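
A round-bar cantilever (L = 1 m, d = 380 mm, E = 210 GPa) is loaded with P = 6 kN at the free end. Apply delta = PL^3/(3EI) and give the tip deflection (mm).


I = pi * d^4 / 64 = pi * 380^4 / 64 = 1023538740.52 mm^4
L = 1000.0 mm, P = 6000.0 N, E = 210000.0 MPa
delta = P * L^3 / (3 * E * I)
= 6000.0 * 1000.0^3 / (3 * 210000.0 * 1023538740.52)
= 0.0093 mm

0.0093 mm


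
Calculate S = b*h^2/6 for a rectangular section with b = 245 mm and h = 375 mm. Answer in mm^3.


S = b * h^2 / 6
= 245 * 375^2 / 6
= 245 * 140625 / 6
= 5742187.5 mm^3

5742187.5 mm^3


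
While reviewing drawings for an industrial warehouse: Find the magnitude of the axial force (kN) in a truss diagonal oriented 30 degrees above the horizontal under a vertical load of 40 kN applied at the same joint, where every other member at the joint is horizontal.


At the joint, only the diagonal has a vertical component, so vertical equilibrium gives:
F * sin(30) = 40
F = 40 / sin(30)
= 40 / 0.5
= 80.0 kN

80.0 kN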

+ + + +

### PROBLEM STATEMENT
Print all the entries above. Keep each one exact.

### RESULT BELOW
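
A round-bar cantilever (L = 1 m, d = 380 mm, E = 210 GPa) is loaded with P = 6 kN at the free end. Apply delta = PL^3/(3EI) and give the tip deflection (mm).


I = pi * d^4 / 64 = pi * 380^4 / 64 = 1023538740.52 mm^4
L = 1000.0 mm, P = 6000.0 N, E = 210000.0 MPa
delta = P * L^3 / (3 * E * I)
= 6000.0 * 1000.0^3 / (3 * 210000.0 * 1023538740.52)
= 0.0093 mm

0.0093 mm


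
Calculate S = b*h^2/6 for a rectangular section with b = 245 mm and h = 375 mm. Answer in mm^3.


S = b * h^2 / 6
= 245 * 375^2 / 6
= 245 * 140625 / 6
= 5742187.5 mm^3

5742187.5 mm^3


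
While reviewing drawings for an industrial warehouse: Find the magnitude of the axial force (kN) in a truss diagonal oriented 30 degrees above the horizontal under a vertical load of 40 kN applied at the same joint, where every other member at the joint is horizontal.


At the joint, only the diagonal has a vertical component, so vertical equilibrium gives:
F * sin(30) = 40
F = 40 / sin(30)
= 40 / 0.5
= 80.0 kN

80.0 kN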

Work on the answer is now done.